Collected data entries
--------------------------------------------------

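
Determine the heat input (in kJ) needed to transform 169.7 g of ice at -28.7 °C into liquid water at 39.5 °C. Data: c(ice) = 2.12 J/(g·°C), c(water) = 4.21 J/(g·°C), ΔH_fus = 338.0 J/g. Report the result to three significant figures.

q = 95.9 kJ

q1 (heat ice -28.7→0.0 °C): 169.7 × 2.12 × 28.7 = 10325 J
q2 (melt at 0 °C): 169.7 × 338.0 = 57359 J
q3 (heat water 0.0→39.5 °C): 169.7 × 4.21 × 39.5 = 28220 J
Total: 10325 + 57359 + 28220 = 95904 J = 95.9 kJ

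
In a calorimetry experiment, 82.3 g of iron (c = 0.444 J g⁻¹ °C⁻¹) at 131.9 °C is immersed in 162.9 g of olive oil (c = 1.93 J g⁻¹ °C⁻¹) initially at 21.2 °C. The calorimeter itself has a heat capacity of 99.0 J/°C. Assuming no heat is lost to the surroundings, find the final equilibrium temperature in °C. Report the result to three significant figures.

T_f = 30.2 °C

Heat lost by iron = heat gained by olive oil + calorimeter.
(82.3)(0.444)(131.9 − T) = [(162.9)(1.93) + 99.0](T − 21.2)
36.5412 (131.9 − T) = 413.397 (T − 21.2)
4819.8 − 36.5412 T = 413.397 T − 8764.0
13583.8 = 449.9382 T
T = 30.19 °C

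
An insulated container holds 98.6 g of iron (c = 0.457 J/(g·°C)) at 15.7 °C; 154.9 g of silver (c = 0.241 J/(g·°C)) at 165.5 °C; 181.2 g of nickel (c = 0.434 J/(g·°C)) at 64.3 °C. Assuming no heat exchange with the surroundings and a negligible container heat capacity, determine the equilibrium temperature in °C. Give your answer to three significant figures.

Σ mᵢcᵢ(T − Tᵢ) = 0  ⇒  T = Σ mᵢcᵢTᵢ / Σ mᵢcᵢ
Σ mᵢcᵢ = 98.6×0.457 + 154.9×0.241 + 181.2×0.434 = 161.0319
Σ mᵢcᵢTᵢ = 45.0602×15.7 + 37.3309×165.5 + 78.6408×64.3 = 11942
T = 11942 / 161.0319 = 74.16 °C

T_f = 74.2 °C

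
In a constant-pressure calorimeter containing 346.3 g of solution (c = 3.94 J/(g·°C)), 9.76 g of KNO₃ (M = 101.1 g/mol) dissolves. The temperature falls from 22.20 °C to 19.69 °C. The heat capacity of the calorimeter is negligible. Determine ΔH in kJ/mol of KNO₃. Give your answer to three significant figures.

ΔH = 35.5 kJ/mol

|ΔT| = |19.69 − 22.20| = 2.51 °C
|q_surr| = (346.3 × 3.94) × 2.51 = 1364.422 × 2.51 = 3425 J
n(KNO₃) = 9.76 / 101.1 = 0.09654 mol
Temperature fell, so q_rxn = +|q_surr| = 3.425 kJ
ΔH = q_rxn / n = 35.48 kJ/mol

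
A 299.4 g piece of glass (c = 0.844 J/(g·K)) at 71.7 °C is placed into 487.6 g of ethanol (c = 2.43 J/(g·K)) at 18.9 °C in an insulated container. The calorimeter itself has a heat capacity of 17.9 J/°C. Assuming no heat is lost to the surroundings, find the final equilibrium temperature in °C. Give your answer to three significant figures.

T_f = 28.1 °C

Heat lost by glass = heat gained by ethanol + calorimeter.
(299.4)(0.844)(71.7 − T) = [(487.6)(2.43) + 17.9](T − 18.9)
252.6936 (71.7 − T) = 1202.768 (T − 18.9)
18118 − 252.6936 T = 1202.768 T − 22732
40850 = 1455.4616 T
T = 28.07 °C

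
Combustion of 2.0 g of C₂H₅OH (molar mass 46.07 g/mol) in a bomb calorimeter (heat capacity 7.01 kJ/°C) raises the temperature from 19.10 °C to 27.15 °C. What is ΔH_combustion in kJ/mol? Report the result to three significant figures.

ΔH = -1300 kJ/mol

ΔT = 27.15 − 19.10 = 8.05 °C
q_cal = C_cal × ΔT = 7.01 × 8.05 = 56.4305 kJ
n = 2.0 / 46.07 = 0.04341 mol
q_rxn = −q_cal = -56.4305 kJ
ΔH = -56.4305 / 0.04341 = -1300 kJ/mol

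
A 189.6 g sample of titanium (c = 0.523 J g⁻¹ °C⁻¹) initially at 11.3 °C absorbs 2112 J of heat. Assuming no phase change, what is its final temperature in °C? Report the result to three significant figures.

T_f = 32.6 °C

ΔT = q / (m c) = 2112 / (189.6 × 0.523) = 21.30 °C
T_f = 11.3 + 21.30 = 32.60 °C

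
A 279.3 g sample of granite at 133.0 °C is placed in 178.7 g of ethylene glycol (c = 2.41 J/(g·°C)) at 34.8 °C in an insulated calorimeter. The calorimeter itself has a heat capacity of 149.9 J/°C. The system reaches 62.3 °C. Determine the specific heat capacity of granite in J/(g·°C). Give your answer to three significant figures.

c = 0.809 J/(g·°C)

q_gained = (178.7 × 2.41 + 149.9) × (62.3 − 34.8) = 15970 J
q_lost = 279.3 × c × (133.0 − 62.3) = 19746.51 c
Set equal: c = 15970 / 19746.51 = 0.809 J/(g·°C)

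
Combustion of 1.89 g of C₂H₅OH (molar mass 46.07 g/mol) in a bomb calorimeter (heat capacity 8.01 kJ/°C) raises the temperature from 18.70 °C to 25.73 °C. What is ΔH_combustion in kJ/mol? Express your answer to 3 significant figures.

ΔT = 25.73 − 18.70 = 7.03 °C
q_cal = C_cal × ΔT = 8.01 × 7.03 = 56.3103 kJ
n = 1.89 / 46.07 = 0.04102 mol
q_rxn = −q_cal = -56.3103 kJ
ΔH = -56.3103 / 0.04102 = -1373 kJ/mol

ΔH = -1370 kJ/mol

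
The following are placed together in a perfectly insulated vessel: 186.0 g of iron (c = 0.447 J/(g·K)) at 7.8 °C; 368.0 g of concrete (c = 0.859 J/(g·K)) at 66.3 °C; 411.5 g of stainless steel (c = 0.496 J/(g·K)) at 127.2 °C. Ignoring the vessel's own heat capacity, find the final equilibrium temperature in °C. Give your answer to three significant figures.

T_f = 78.8 °C

Σ mᵢcᵢ(T − Tᵢ) = 0  ⇒  T = Σ mᵢcᵢTᵢ / Σ mᵢcᵢ
Σ mᵢcᵢ = 186.0×0.447 + 368.0×0.859 + 411.5×0.496 = 603.358
Σ mᵢcᵢTᵢ = 83.142×7.8 + 316.112×66.3 + 204.104×127.2 = 47569
T = 47569 / 603.358 = 78.84 °C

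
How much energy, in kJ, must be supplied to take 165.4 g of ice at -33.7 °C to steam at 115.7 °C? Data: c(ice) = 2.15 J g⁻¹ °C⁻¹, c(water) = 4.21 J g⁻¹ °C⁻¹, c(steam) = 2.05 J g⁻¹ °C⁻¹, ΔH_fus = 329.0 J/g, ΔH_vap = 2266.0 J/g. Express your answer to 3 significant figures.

q1 (heat ice -33.7→0.0 °C): 165.4 × 2.15 × 33.7 = 11984 J
q2 (melt at 0 °C): 165.4 × 329.0 = 54417 J
q3 (heat water 0.0→100.0 °C): 165.4 × 4.21 × 100.0 = 69633 J
q4 (vaporize at 100 °C): 165.4 × 2266.0 = 374796 J
q5 (heat steam 100.0→115.7 °C): 165.4 × 2.05 × 15.7 = 5323 J
Total: 11984 + 54417 + 69633 + 374796 + 5323 = 516153 J = 516 kJ

q = 516 kJ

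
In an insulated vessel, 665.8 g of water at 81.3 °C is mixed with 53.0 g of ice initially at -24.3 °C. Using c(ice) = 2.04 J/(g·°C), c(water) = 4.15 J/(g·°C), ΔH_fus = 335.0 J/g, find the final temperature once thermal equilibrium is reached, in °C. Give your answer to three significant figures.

Heat to bring ice to 0 °C and melt it: q₁ = 53.0×2.04×24.3 + 53.0×335.0 = 20382 J
Heat the water can supply cooling to 0 °C: 665.8×4.15×81.3 = 224638 J > q₁, so all ice melts.
Energy balance: 665.8×4.15×(81.3 − T) = 20382 + 53.0×4.15×(T − 0)
2763.07(81.3 − T) = 20382 + 219.95 T
224638 − 20382 = 2983.02 T
T = 204256 / 2983.02 = 68.47 °C

T_f = 68.5 °C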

--------------------------------------------------

EXERCISE DIRECTIONS:
Look above for the line containing "In an insulated vessel, 665.8"; copy from it through the last line, exactly, and nothing more.

ANSWER SPACE:
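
In an insulated vessel, 665.8 g of water at 81.3 °C is mixed with 53.0 g of ice initially at -24.3 °C. Using c(ice) = 2.04 J/(g·°C), c(water) = 4.15 J/(g·°C), ΔH_fus = 335.0 J/g, find the final temperature once thermal equilibrium is reached, in °C. Give your answer to three significant figures.

Heat to bring ice to 0 °C and melt it: q₁ = 53.0×2.04×24.3 + 53.0×335.0 = 20382 J
Heat the water can supply cooling to 0 °C: 665.8×4.15×81.3 = 224638 J > q₁, so all ice melts.
Energy balance: 665.8×4.15×(81.3 − T) = 20382 + 53.0×4.15×(T − 0)
2763.07(81.3 − T) = 20382 + 219.95 T
224638 − 20382 = 2983.02 T
T = 204256 / 2983.02 = 68.47 °C

T_f = 68.5 °C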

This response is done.